START DATA SUPPLIED
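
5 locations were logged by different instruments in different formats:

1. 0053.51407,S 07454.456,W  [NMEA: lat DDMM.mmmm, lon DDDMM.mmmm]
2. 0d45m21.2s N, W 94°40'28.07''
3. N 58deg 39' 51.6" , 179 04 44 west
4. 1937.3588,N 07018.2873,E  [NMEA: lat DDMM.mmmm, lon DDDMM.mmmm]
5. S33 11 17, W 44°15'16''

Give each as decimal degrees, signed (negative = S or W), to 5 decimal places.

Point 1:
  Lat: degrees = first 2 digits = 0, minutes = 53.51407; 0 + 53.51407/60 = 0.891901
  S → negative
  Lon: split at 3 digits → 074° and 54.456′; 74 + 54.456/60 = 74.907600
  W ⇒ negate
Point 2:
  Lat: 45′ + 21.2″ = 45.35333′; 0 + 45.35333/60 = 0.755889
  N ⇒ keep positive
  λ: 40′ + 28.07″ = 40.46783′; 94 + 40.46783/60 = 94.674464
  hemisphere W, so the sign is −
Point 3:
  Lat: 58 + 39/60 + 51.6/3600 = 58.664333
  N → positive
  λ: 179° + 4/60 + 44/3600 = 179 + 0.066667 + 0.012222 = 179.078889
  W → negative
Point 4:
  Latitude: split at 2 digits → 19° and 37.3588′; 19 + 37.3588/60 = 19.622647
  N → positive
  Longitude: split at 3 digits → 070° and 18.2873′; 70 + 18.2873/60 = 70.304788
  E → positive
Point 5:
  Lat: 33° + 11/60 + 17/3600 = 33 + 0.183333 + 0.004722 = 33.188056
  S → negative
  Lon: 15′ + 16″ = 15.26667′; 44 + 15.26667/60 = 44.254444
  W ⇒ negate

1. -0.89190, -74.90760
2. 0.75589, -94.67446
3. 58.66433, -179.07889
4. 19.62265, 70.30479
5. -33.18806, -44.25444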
END DATA SUPPLIED
START DATA SUPPLIED
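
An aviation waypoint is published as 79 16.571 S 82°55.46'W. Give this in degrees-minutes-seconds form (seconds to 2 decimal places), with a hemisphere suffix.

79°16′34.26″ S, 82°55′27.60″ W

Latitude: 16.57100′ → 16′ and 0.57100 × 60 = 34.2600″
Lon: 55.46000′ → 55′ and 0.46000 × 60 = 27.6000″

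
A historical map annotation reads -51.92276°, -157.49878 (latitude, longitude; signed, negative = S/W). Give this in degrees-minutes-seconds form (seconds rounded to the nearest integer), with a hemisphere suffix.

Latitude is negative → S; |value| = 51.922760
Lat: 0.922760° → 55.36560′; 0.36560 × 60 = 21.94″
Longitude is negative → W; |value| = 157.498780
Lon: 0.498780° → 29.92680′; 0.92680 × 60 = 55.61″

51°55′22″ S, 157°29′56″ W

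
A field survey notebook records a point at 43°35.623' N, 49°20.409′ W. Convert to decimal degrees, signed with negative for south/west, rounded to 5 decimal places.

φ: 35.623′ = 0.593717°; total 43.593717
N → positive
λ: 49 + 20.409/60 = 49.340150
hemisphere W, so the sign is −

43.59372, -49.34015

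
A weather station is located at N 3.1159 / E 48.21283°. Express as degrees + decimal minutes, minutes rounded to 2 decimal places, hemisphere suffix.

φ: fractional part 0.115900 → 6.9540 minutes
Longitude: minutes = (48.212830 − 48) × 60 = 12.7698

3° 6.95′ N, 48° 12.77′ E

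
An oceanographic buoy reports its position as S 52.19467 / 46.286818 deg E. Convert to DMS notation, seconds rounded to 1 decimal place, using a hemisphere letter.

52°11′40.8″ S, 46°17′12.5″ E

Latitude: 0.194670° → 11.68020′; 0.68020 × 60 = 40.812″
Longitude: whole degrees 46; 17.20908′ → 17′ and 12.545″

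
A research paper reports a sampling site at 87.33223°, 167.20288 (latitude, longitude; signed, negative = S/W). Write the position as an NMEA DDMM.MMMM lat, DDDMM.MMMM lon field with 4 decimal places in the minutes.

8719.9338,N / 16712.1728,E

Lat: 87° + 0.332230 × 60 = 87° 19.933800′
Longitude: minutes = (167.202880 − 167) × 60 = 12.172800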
END DATA SUPPLIED
Print, without alteration, only the lines above between the one holding "5 locations were" and the one holding "5. S33 11 17, W 44°15'16''", inclusive.

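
5 locations were logged by different instruments in different formats:

1. 0053.51407,S 07454.456,W  [NMEA: lat DDMM.mmmm, lon DDDMM.mmmm]
2. 0d45m21.2s N, W 94°40'28.07''
3. N 58deg 39' 51.6" , 179 04 44 west
4. 1937.3588,N 07018.2873,E  [NMEA: lat DDMM.mmmm, lon DDDMM.mmmm]
5. S33 11 17, W 44°15'16''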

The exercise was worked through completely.